======== Data shown

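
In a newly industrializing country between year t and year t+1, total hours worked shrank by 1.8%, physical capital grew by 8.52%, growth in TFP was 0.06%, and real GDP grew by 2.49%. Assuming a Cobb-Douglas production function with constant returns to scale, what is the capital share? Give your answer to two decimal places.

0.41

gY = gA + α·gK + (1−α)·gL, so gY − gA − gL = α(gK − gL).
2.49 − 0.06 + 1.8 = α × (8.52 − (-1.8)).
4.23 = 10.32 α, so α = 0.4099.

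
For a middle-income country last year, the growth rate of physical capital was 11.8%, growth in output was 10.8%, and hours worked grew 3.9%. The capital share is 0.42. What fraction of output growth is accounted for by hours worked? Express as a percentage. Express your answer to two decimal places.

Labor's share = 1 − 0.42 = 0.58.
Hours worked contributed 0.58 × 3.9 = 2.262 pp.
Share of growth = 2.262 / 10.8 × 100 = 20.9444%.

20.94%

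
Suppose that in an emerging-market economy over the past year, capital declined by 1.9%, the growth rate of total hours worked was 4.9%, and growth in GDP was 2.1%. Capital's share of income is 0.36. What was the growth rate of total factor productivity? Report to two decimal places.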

================
======== Data shown

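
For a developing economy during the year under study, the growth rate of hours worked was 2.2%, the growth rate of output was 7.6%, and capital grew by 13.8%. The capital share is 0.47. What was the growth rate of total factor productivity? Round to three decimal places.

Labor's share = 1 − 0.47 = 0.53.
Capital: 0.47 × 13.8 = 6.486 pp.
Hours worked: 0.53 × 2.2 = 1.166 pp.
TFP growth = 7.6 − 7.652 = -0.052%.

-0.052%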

================
======== Data shown

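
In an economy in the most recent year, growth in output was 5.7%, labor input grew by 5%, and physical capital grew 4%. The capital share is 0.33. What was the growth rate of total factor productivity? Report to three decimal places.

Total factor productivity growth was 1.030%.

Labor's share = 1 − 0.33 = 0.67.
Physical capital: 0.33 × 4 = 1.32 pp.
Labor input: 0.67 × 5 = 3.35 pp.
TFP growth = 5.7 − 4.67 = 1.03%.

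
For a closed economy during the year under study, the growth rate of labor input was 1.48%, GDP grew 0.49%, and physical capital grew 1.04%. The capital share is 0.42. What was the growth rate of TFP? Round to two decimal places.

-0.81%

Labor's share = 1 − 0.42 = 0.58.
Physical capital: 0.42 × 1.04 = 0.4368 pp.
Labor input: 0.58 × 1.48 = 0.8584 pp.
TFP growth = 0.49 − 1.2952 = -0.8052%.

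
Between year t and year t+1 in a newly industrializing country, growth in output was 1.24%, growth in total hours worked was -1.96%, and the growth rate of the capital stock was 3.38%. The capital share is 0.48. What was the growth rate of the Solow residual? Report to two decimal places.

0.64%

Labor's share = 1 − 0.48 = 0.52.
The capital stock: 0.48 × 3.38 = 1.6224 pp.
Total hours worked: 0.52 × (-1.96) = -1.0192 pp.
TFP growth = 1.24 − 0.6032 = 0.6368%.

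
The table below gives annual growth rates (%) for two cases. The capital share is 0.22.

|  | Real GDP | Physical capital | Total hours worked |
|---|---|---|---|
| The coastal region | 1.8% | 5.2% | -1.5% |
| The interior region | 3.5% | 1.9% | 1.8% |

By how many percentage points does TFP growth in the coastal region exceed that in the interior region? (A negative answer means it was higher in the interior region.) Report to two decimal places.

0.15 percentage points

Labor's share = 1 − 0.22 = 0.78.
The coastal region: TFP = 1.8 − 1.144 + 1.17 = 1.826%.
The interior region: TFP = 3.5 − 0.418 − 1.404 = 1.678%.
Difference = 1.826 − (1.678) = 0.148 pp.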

================

- **Task statement**
Out of the data above, transcribe exactly and only the lines starting with the line that has "In a newly industrializing country between" and going on through the line that has "Suppose that in", both included.

- **Answer to this problem**
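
In a newly industrializing country between year t and year t+1, total hours worked shrank by 1.8%, physical capital grew by 8.52%, growth in TFP was 0.06%, and real GDP grew by 2.49%. Assuming a Cobb-Douglas production function with constant returns to scale, what is the capital share? Give your answer to two decimal places.

0.41

gY = gA + α·gK + (1−α)·gL, so gY − gA − gL = α(gK − gL).
2.49 − 0.06 + 1.8 = α × (8.52 − (-1.8)).
4.23 = 10.32 α, so α = 0.4099.

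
For a middle-income country last year, the growth rate of physical capital was 11.8%, growth in output was 10.8%, and hours worked grew 3.9%. The capital share is 0.42. What fraction of output growth is accounted for by hours worked? Express as a percentage. Express your answer to two decimal places.

Labor's share = 1 − 0.42 = 0.58.
Hours worked contributed 0.58 × 3.9 = 2.262 pp.
Share of growth = 2.262 / 10.8 × 100 = 20.9444%.

20.94%

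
Suppose that in an emerging-market economy over the past year, capital declined by 1.9%, the growth rate of total hours worked was 4.9%, and growth in GDP was 2.1%. Capital's share of income is 0.36. What was the growth rate of total factor productivity? Report to two decimal places.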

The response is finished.